Stored data entries
- Opening Delimiter -

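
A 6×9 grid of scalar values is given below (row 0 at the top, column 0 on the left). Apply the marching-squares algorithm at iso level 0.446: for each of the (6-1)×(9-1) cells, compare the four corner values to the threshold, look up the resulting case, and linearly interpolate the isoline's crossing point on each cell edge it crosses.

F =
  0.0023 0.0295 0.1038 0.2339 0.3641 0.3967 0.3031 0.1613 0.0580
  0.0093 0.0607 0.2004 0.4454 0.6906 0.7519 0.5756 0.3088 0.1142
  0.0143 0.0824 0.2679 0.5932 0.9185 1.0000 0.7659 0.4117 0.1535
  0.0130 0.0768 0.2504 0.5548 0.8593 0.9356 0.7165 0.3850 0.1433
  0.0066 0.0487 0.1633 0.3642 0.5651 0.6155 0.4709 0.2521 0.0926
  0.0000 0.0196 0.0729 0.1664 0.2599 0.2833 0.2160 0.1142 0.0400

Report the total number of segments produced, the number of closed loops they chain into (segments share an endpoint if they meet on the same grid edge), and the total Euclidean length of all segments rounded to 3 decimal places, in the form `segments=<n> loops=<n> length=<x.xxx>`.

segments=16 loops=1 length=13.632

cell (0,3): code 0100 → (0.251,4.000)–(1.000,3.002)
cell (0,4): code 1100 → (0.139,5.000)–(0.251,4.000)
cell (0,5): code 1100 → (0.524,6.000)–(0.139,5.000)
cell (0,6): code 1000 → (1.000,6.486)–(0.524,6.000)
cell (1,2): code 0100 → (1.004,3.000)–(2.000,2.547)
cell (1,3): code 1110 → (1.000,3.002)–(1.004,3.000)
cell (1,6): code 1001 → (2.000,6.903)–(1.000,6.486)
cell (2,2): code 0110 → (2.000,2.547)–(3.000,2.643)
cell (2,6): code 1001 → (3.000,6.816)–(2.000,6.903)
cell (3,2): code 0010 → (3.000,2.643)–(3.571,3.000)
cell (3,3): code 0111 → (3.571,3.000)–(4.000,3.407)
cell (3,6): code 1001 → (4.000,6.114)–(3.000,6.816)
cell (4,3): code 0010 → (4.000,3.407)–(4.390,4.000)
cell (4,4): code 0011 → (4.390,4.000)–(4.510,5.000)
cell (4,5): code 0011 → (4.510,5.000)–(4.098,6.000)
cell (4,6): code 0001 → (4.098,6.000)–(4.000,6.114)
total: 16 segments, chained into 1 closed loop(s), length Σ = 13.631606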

- Closing Delimiter -
- Opening Delimiter -

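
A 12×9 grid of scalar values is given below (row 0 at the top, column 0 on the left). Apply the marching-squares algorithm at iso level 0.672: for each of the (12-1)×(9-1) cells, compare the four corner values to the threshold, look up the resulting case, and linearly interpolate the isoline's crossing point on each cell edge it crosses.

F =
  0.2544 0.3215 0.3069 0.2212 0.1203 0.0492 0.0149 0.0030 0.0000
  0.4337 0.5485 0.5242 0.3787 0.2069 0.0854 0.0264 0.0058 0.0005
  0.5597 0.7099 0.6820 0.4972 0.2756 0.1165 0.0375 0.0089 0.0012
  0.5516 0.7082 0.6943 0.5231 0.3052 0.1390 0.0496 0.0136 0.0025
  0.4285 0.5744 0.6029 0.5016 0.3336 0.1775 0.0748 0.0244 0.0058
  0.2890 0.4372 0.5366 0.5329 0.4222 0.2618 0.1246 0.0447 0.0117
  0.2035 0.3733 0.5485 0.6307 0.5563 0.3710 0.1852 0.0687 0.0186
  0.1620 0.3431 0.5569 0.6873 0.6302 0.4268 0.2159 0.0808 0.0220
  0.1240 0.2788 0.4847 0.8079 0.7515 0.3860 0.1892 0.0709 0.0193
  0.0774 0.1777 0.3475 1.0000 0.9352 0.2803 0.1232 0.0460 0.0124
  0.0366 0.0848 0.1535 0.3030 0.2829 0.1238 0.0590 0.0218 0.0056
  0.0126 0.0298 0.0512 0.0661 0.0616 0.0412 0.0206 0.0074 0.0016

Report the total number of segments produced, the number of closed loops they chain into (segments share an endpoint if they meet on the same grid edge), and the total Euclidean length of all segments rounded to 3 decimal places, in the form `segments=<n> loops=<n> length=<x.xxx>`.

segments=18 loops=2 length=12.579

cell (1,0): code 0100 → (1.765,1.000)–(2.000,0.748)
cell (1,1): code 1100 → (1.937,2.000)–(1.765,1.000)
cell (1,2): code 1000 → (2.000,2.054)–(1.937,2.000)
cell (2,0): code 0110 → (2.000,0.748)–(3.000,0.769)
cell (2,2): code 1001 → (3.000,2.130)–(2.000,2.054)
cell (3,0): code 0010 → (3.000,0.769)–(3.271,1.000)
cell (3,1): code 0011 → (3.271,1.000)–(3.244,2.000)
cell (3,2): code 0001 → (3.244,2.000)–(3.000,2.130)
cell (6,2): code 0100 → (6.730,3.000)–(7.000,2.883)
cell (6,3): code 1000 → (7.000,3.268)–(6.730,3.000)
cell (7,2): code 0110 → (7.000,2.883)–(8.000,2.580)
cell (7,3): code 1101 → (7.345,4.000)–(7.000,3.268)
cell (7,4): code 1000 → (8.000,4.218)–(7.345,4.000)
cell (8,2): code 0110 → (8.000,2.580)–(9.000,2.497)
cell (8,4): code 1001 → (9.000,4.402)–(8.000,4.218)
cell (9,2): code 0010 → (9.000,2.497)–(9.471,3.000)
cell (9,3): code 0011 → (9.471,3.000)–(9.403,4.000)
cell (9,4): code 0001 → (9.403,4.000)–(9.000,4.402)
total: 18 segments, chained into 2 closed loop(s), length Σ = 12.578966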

- Closing Delimiter -
- Opening Delimiter -

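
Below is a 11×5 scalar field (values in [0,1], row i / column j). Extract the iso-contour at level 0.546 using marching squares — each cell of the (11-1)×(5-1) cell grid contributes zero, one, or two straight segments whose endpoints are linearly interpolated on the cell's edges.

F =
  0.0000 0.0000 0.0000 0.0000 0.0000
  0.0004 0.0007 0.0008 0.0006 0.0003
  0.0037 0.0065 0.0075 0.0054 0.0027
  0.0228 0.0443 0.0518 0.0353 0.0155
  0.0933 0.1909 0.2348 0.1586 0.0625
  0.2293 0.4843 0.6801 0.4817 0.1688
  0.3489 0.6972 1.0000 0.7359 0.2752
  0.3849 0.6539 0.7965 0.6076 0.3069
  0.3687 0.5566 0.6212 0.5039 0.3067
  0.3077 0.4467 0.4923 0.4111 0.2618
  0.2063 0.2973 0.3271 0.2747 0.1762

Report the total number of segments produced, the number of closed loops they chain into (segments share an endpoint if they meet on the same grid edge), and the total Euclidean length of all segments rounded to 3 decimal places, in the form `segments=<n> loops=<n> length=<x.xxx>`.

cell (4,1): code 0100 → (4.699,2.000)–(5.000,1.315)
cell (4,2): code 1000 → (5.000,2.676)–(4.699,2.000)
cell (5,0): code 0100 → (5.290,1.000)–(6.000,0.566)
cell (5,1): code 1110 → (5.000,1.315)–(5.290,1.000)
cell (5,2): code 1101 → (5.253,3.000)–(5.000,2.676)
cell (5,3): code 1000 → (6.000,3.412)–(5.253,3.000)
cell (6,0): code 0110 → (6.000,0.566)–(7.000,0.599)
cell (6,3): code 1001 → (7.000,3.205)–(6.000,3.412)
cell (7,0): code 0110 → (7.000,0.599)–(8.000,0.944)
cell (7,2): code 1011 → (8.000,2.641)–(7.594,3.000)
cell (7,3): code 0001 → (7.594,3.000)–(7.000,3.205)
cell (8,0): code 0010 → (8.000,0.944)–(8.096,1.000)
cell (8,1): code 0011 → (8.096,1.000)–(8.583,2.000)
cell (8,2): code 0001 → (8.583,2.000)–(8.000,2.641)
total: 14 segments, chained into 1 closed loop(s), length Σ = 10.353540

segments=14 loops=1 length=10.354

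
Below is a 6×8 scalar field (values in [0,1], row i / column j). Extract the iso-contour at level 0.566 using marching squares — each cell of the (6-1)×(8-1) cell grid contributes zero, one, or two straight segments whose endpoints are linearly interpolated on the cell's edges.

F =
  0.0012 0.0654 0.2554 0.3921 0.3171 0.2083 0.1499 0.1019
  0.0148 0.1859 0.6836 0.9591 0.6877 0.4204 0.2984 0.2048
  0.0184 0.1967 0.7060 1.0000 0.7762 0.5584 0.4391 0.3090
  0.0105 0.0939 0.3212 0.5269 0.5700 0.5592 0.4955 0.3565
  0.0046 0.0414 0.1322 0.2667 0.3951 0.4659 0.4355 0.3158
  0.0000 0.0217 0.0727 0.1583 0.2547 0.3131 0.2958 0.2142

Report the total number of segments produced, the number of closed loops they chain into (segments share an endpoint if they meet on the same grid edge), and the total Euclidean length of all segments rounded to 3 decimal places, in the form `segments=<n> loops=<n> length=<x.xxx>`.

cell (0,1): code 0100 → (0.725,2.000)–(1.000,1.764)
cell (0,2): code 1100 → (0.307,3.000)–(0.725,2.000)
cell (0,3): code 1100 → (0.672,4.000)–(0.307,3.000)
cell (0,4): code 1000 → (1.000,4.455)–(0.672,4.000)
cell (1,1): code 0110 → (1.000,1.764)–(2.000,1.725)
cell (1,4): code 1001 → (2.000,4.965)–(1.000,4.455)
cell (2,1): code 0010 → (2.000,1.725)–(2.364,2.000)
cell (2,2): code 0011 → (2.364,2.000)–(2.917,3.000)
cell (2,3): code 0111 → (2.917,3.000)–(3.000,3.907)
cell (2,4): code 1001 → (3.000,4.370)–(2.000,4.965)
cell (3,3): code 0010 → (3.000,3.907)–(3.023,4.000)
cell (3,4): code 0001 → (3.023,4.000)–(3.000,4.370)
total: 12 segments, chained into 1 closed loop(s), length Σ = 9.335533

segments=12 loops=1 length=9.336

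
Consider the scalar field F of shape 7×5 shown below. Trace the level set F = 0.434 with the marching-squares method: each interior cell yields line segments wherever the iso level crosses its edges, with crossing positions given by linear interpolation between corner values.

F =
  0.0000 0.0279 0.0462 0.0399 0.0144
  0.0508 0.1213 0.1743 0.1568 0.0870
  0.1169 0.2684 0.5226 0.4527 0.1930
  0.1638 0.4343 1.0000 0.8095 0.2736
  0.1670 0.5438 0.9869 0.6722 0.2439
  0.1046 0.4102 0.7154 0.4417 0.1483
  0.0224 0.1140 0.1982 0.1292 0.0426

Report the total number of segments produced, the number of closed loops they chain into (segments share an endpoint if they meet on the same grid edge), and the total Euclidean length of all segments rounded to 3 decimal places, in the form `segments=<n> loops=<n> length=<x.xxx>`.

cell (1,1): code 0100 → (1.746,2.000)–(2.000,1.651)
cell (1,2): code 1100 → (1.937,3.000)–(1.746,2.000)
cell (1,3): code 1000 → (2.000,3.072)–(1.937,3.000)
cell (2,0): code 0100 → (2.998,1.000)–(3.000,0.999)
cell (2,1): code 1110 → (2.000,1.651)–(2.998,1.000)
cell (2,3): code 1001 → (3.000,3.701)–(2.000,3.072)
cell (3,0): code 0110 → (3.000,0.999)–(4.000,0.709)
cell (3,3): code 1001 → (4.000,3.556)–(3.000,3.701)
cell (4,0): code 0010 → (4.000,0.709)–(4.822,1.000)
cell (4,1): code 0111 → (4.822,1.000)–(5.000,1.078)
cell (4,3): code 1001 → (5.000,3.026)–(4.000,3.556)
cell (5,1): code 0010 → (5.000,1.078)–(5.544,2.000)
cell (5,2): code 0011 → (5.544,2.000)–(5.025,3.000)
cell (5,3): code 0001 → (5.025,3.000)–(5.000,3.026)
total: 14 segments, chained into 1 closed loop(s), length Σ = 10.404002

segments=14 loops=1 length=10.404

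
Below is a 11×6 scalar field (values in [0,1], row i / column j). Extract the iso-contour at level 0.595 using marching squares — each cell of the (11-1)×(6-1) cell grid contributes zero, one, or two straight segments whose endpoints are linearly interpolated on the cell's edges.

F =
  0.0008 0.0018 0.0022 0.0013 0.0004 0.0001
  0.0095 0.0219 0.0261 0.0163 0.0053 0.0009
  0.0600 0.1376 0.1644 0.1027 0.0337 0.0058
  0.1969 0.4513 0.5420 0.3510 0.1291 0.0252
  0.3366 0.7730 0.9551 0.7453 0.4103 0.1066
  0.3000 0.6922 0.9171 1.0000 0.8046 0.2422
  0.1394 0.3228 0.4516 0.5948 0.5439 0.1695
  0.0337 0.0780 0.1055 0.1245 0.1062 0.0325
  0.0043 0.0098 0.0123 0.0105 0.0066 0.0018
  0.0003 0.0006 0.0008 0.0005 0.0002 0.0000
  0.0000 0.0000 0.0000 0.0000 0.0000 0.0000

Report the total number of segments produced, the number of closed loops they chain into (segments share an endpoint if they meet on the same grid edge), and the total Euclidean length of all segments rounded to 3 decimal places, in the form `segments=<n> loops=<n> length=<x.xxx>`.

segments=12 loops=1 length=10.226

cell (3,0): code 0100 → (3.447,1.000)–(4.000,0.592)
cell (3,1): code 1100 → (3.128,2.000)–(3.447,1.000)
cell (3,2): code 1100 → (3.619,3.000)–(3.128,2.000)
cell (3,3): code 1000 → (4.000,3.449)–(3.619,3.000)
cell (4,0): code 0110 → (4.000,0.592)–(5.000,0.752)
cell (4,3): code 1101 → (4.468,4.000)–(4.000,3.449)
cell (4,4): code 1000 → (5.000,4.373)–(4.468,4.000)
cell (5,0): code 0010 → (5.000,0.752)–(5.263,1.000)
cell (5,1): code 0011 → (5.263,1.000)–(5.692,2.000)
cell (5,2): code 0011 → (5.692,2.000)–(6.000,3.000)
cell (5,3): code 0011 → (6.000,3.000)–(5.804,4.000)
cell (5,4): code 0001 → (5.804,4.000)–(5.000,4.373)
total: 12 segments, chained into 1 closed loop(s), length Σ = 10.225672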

- Closing Delimiter -

Return the span of lines in the data above that opens at the line with "0.0933 0.1909 0.2348 0.1586 0.0625" and closes at the line with "0.2063 0.2973 0.3271 0.2747 0.1762", exactly, ends included, nothing else.

> _REPLY_:
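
  0.0933 0.1909 0.2348 0.1586 0.0625
  0.2293 0.4843 0.6801 0.4817 0.1688
  0.3489 0.6972 1.0000 0.7359 0.2752
  0.3849 0.6539 0.7965 0.6076 0.3069
  0.3687 0.5566 0.6212 0.5039 0.3067
  0.3077 0.4467 0.4923 0.4111 0.2618
  0.2063 0.2973 0.3271 0.2747 0.1762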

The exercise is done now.